_What is required:_
Write out every record in full, exactly as written, please.

[Dataset entries]
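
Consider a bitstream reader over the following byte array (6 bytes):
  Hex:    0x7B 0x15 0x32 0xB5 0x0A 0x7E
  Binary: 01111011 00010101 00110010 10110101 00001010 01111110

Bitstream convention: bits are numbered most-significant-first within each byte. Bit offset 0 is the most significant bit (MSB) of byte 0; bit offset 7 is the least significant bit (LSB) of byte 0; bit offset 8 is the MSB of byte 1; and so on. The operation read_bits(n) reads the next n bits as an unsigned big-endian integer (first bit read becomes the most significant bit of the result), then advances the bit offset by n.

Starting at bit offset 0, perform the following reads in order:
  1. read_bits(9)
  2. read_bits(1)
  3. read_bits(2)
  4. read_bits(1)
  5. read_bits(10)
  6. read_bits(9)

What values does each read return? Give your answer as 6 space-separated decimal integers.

Read 1: bits[0:9] width=9 -> value=246 (bin 011110110); offset now 9 = byte 1 bit 1; 39 bits remain
Read 2: bits[9:10] width=1 -> value=0 (bin 0); offset now 10 = byte 1 bit 2; 38 bits remain
Read 3: bits[10:12] width=2 -> value=1 (bin 01); offset now 12 = byte 1 bit 4; 36 bits remain
Read 4: bits[12:13] width=1 -> value=0 (bin 0); offset now 13 = byte 1 bit 5; 35 bits remain
Read 5: bits[13:23] width=10 -> value=665 (bin 1010011001); offset now 23 = byte 2 bit 7; 25 bits remain
Read 6: bits[23:32] width=9 -> value=181 (bin 010110101); offset now 32 = byte 4 bit 0; 16 bits remain

Answer: 246 0 1 0 665 181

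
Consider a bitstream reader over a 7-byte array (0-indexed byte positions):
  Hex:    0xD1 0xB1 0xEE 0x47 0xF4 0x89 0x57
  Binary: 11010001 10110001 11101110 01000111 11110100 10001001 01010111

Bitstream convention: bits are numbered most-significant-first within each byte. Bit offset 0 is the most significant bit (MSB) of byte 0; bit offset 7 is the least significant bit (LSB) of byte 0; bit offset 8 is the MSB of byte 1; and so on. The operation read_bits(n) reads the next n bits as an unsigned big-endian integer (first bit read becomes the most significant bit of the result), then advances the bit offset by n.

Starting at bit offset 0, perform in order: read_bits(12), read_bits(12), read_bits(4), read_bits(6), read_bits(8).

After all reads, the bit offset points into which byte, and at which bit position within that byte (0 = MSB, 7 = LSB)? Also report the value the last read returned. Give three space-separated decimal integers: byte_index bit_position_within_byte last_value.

Answer: 5 2 210

Derivation:
Read 1: bits[0:12] width=12 -> value=3355 (bin 110100011011); offset now 12 = byte 1 bit 4; 44 bits remain
Read 2: bits[12:24] width=12 -> value=494 (bin 000111101110); offset now 24 = byte 3 bit 0; 32 bits remain
Read 3: bits[24:28] width=4 -> value=4 (bin 0100); offset now 28 = byte 3 bit 4; 28 bits remain
Read 4: bits[28:34] width=6 -> value=31 (bin 011111); offset now 34 = byte 4 bit 2; 22 bits remain
Read 5: bits[34:42] width=8 -> value=210 (bin 11010010); offset now 42 = byte 5 bit 2; 14 bits remain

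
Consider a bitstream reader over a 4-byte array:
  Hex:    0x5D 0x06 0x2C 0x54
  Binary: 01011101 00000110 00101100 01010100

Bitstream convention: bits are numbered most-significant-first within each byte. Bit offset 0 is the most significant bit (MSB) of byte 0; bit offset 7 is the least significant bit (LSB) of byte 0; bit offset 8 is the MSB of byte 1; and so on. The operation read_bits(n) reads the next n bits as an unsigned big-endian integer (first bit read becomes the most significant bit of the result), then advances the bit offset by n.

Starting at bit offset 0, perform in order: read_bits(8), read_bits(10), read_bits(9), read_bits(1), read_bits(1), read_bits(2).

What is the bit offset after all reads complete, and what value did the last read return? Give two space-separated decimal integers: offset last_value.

Read 1: bits[0:8] width=8 -> value=93 (bin 01011101); offset now 8 = byte 1 bit 0; 24 bits remain
Read 2: bits[8:18] width=10 -> value=24 (bin 0000011000); offset now 18 = byte 2 bit 2; 14 bits remain
Read 3: bits[18:27] width=9 -> value=354 (bin 101100010); offset now 27 = byte 3 bit 3; 5 bits remain
Read 4: bits[27:28] width=1 -> value=1 (bin 1); offset now 28 = byte 3 bit 4; 4 bits remain
Read 5: bits[28:29] width=1 -> value=0 (bin 0); offset now 29 = byte 3 bit 5; 3 bits remain
Read 6: bits[29:31] width=2 -> value=2 (bin 10); offset now 31 = byte 3 bit 7; 1 bits remain

Answer: 31 2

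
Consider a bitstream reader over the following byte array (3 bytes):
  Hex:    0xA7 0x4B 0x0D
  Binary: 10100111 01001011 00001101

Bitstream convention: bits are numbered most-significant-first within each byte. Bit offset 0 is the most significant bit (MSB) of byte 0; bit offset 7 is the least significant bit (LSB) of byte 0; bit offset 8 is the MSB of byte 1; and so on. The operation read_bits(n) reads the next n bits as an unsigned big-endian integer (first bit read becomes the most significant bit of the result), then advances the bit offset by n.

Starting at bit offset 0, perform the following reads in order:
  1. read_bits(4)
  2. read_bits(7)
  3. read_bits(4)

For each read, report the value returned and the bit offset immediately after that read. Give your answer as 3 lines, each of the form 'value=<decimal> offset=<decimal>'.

Answer: value=10 offset=4
value=58 offset=11
value=5 offset=15

Derivation:
Read 1: bits[0:4] width=4 -> value=10 (bin 1010); offset now 4 = byte 0 bit 4; 20 bits remain
Read 2: bits[4:11] width=7 -> value=58 (bin 0111010); offset now 11 = byte 1 bit 3; 13 bits remain
Read 3: bits[11:15] width=4 -> value=5 (bin 0101); offset now 15 = byte 1 bit 7; 9 bits remain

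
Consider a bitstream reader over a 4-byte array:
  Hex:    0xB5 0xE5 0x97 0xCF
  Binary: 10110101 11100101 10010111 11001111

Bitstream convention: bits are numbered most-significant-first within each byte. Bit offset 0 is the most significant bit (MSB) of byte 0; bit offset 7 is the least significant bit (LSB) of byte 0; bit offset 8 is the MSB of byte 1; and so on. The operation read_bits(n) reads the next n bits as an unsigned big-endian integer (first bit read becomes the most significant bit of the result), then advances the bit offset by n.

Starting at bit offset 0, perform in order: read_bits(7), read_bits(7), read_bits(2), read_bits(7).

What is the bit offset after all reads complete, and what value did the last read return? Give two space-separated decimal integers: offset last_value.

Read 1: bits[0:7] width=7 -> value=90 (bin 1011010); offset now 7 = byte 0 bit 7; 25 bits remain
Read 2: bits[7:14] width=7 -> value=121 (bin 1111001); offset now 14 = byte 1 bit 6; 18 bits remain
Read 3: bits[14:16] width=2 -> value=1 (bin 01); offset now 16 = byte 2 bit 0; 16 bits remain
Read 4: bits[16:23] width=7 -> value=75 (bin 1001011); offset now 23 = byte 2 bit 7; 9 bits remain

Answer: 23 75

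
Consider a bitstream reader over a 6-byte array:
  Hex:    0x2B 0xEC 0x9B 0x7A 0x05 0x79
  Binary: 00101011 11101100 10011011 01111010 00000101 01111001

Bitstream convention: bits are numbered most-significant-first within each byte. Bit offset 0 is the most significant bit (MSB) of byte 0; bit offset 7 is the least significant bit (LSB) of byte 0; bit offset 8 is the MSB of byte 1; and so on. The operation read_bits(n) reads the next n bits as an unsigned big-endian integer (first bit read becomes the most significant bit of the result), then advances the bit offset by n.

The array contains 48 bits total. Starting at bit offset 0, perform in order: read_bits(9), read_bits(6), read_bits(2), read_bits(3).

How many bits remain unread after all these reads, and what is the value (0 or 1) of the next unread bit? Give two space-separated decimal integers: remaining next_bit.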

_Task solution:_
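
Consider a bitstream reader over the following byte array (6 bytes):
  Hex:    0x7B 0x15 0x32 0xB5 0x0A 0x7E
  Binary: 01111011 00010101 00110010 10110101 00001010 01111110

Bitstream convention: bits are numbered most-significant-first within each byte. Bit offset 0 is the most significant bit (MSB) of byte 0; bit offset 7 is the least significant bit (LSB) of byte 0; bit offset 8 is the MSB of byte 1; and so on. The operation read_bits(n) reads the next n bits as an unsigned big-endian integer (first bit read becomes the most significant bit of the result), then advances the bit offset by n.

Starting at bit offset 0, perform the following reads in order:
  1. read_bits(9)
  2. read_bits(1)
  3. read_bits(2)
  4. read_bits(1)
  5. read_bits(10)
  6. read_bits(9)

What values does each read return? Give your answer as 6 space-separated decimal integers.

Read 1: bits[0:9] width=9 -> value=246 (bin 011110110); offset now 9 = byte 1 bit 1; 39 bits remain
Read 2: bits[9:10] width=1 -> value=0 (bin 0); offset now 10 = byte 1 bit 2; 38 bits remain
Read 3: bits[10:12] width=2 -> value=1 (bin 01); offset now 12 = byte 1 bit 4; 36 bits remain
Read 4: bits[12:13] width=1 -> value=0 (bin 0); offset now 13 = byte 1 bit 5; 35 bits remain
Read 5: bits[13:23] width=10 -> value=665 (bin 1010011001); offset now 23 = byte 2 bit 7; 25 bits remain
Read 6: bits[23:32] width=9 -> value=181 (bin 010110101); offset now 32 = byte 4 bit 0; 16 bits remain

Answer: 246 0 1 0 665 181

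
Consider a bitstream reader over a 7-byte array (0-indexed byte positions):
  Hex:    0xD1 0xB1 0xEE 0x47 0xF4 0x89 0x57
  Binary: 11010001 10110001 11101110 01000111 11110100 10001001 01010111

Bitstream convention: bits are numbered most-significant-first within each byte. Bit offset 0 is the most significant bit (MSB) of byte 0; bit offset 7 is the least significant bit (LSB) of byte 0; bit offset 8 is the MSB of byte 1; and so on. The operation read_bits(n) reads the next n bits as an unsigned big-endian integer (first bit read becomes the most significant bit of the result), then advances the bit offset by n.

Starting at bit offset 0, perform in order: read_bits(12), read_bits(12), read_bits(4), read_bits(6), read_bits(8).

After all reads, the bit offset points into which byte, and at which bit position within that byte (0 = MSB, 7 = LSB)? Also report the value the last read returned. Give three space-separated decimal integers: byte_index bit_position_within_byte last_value.

Answer: 5 2 210

Derivation:
Read 1: bits[0:12] width=12 -> value=3355 (bin 110100011011); offset now 12 = byte 1 bit 4; 44 bits remain
Read 2: bits[12:24] width=12 -> value=494 (bin 000111101110); offset now 24 = byte 3 bit 0; 32 bits remain
Read 3: bits[24:28] width=4 -> value=4 (bin 0100); offset now 28 = byte 3 bit 4; 28 bits remain
Read 4: bits[28:34] width=6 -> value=31 (bin 011111); offset now 34 = byte 4 bit 2; 22 bits remain
Read 5: bits[34:42] width=8 -> value=210 (bin 11010010); offset now 42 = byte 5 bit 2; 14 bits remain

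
Consider a bitstream reader over a 4-byte array:
  Hex:    0x5D 0x06 0x2C 0x54
  Binary: 01011101 00000110 00101100 01010100

Bitstream convention: bits are numbered most-significant-first within each byte. Bit offset 0 is the most significant bit (MSB) of byte 0; bit offset 7 is the least significant bit (LSB) of byte 0; bit offset 8 is the MSB of byte 1; and so on. The operation read_bits(n) reads the next n bits as an unsigned big-endian integer (first bit read becomes the most significant bit of the result), then advances the bit offset by n.

Starting at bit offset 0, perform in order: read_bits(8), read_bits(10), read_bits(9), read_bits(1), read_bits(1), read_bits(2).

What is the bit offset after all reads complete, and what value did the last read return? Give two space-separated decimal integers: offset last_value.

Read 1: bits[0:8] width=8 -> value=93 (bin 01011101); offset now 8 = byte 1 bit 0; 24 bits remain
Read 2: bits[8:18] width=10 -> value=24 (bin 0000011000); offset now 18 = byte 2 bit 2; 14 bits remain
Read 3: bits[18:27] width=9 -> value=354 (bin 101100010); offset now 27 = byte 3 bit 3; 5 bits remain
Read 4: bits[27:28] width=1 -> value=1 (bin 1); offset now 28 = byte 3 bit 4; 4 bits remain
Read 5: bits[28:29] width=1 -> value=0 (bin 0); offset now 29 = byte 3 bit 5; 3 bits remain
Read 6: bits[29:31] width=2 -> value=2 (bin 10); offset now 31 = byte 3 bit 7; 1 bits remain

Answer: 31 2

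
Consider a bitstream reader over the following byte array (3 bytes):
  Hex:    0xA7 0x4B 0x0D
  Binary: 10100111 01001011 00001101

Bitstream convention: bits are numbered most-significant-first within each byte. Bit offset 0 is the most significant bit (MSB) of byte 0; bit offset 7 is the least significant bit (LSB) of byte 0; bit offset 8 is the MSB of byte 1; and so on. The operation read_bits(n) reads the next n bits as an unsigned big-endian integer (first bit read becomes the most significant bit of the result), then advances the bit offset by n.

Starting at bit offset 0, perform the following reads in order:
  1. read_bits(4)
  2. read_bits(7)
  3. read_bits(4)

For each read, report the value returned and the bit offset immediately after that read. Give your answer as 3 lines, each of the form 'value=<decimal> offset=<decimal>'.

Answer: value=10 offset=4
value=58 offset=11
value=5 offset=15

Derivation:
Read 1: bits[0:4] width=4 -> value=10 (bin 1010); offset now 4 = byte 0 bit 4; 20 bits remain
Read 2: bits[4:11] width=7 -> value=58 (bin 0111010); offset now 11 = byte 1 bit 3; 13 bits remain
Read 3: bits[11:15] width=4 -> value=5 (bin 0101); offset now 15 = byte 1 bit 7; 9 bits remain

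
Consider a bitstream reader over a 4-byte array:
  Hex:    0xB5 0xE5 0x97 0xCF
  Binary: 10110101 11100101 10010111 11001111

Bitstream convention: bits are numbered most-significant-first within each byte. Bit offset 0 is the most significant bit (MSB) of byte 0; bit offset 7 is the least significant bit (LSB) of byte 0; bit offset 8 is the MSB of byte 1; and so on. The operation read_bits(n) reads the next n bits as an unsigned big-endian integer (first bit read becomes the most significant bit of the result), then advances the bit offset by n.

Starting at bit offset 0, perform in order: read_bits(7), read_bits(7), read_bits(2), read_bits(7).

What is the bit offset after all reads complete, and what value did the last read return? Give two space-separated decimal integers: offset last_value.

Read 1: bits[0:7] width=7 -> value=90 (bin 1011010); offset now 7 = byte 0 bit 7; 25 bits remain
Read 2: bits[7:14] width=7 -> value=121 (bin 1111001); offset now 14 = byte 1 bit 6; 18 bits remain
Read 3: bits[14:16] width=2 -> value=1 (bin 01); offset now 16 = byte 2 bit 0; 16 bits remain
Read 4: bits[16:23] width=7 -> value=75 (bin 1001011); offset now 23 = byte 2 bit 7; 9 bits remain

Answer: 23 75

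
Consider a bitstream reader over a 6-byte array:
  Hex:    0x2B 0xEC 0x9B 0x7A 0x05 0x79
  Binary: 00101011 11101100 10011011 01111010 00000101 01111001

Bitstream convention: bits are numbered most-significant-first within each byte. Bit offset 0 is the most significant bit (MSB) of byte 0; bit offset 7 is the least significant bit (LSB) of byte 0; bit offset 8 is the MSB of byte 1; and so on. The operation read_bits(n) reads the next n bits as an unsigned big-endian integer (first bit read becomes the most significant bit of the result), then advances the bit offset by n.

The array contains 48 bits total. Starting at bit offset 0, perform in order: read_bits(9), read_bits(6), read_bits(2), read_bits(3).

How many bits remain unread after all these reads, and what is the value (0 or 1) of the next unread bit? Give two space-separated decimal integers: remaining next_bit.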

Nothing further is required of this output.